**SUPPLIED ENTRIES**.
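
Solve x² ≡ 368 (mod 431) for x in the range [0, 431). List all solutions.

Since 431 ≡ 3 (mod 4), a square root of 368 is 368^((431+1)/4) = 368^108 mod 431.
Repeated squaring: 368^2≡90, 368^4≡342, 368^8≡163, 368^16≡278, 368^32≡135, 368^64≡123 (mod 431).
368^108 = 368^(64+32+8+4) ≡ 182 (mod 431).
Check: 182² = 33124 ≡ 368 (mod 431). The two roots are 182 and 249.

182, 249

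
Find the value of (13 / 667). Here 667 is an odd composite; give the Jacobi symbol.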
--
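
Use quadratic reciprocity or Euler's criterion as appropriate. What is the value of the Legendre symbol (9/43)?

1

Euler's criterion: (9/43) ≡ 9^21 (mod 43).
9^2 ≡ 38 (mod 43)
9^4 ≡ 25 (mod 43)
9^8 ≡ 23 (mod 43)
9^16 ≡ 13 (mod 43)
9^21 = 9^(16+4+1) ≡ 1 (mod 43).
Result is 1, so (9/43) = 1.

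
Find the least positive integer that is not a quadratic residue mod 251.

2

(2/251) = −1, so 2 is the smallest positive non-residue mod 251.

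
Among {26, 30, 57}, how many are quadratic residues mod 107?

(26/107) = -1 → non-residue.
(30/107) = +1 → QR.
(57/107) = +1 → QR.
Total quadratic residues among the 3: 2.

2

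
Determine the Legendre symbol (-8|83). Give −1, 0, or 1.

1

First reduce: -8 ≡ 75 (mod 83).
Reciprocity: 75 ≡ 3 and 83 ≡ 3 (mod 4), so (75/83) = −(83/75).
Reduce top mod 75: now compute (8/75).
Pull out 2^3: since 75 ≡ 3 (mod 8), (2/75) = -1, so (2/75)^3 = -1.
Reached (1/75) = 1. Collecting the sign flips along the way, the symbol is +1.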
--
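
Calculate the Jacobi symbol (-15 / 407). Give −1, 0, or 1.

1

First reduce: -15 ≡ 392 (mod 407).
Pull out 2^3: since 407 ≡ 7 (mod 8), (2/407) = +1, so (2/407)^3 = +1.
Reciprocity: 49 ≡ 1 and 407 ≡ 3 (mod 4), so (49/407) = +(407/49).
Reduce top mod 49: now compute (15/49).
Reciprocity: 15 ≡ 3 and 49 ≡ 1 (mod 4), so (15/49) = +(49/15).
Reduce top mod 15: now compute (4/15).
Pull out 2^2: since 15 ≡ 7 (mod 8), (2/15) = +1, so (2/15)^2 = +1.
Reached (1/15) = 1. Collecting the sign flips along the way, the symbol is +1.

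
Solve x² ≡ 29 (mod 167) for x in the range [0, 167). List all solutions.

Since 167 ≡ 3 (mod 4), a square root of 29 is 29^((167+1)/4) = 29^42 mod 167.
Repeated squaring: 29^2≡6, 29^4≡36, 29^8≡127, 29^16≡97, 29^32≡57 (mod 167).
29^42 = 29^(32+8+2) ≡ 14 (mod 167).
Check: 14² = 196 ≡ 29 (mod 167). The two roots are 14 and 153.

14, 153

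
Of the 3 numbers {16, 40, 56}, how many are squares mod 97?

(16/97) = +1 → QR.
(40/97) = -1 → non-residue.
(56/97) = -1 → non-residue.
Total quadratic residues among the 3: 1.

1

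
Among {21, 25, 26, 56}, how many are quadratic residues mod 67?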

**WHAT NEEDS TO BE DONE**.
Once you find the line with "Solve x² ≡ 368" in the entries above, output it and each line after it up to and including the line with "Find the value", and nothing else.

**ANSWER FOR THE TASK**.
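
Solve x² ≡ 368 (mod 431) for x in the range [0, 431). List all solutions.

Since 431 ≡ 3 (mod 4), a square root of 368 is 368^((431+1)/4) = 368^108 mod 431.
Repeated squaring: 368^2≡90, 368^4≡342, 368^8≡163, 368^16≡278, 368^32≡135, 368^64≡123 (mod 431).
368^108 = 368^(64+32+8+4) ≡ 182 (mod 431).
Check: 182² = 33124 ≡ 368 (mod 431). The two roots are 182 and 249.

182, 249

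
Find the value of (13 / 667). Here 667 is an odd composite; give the Jacobi symbol.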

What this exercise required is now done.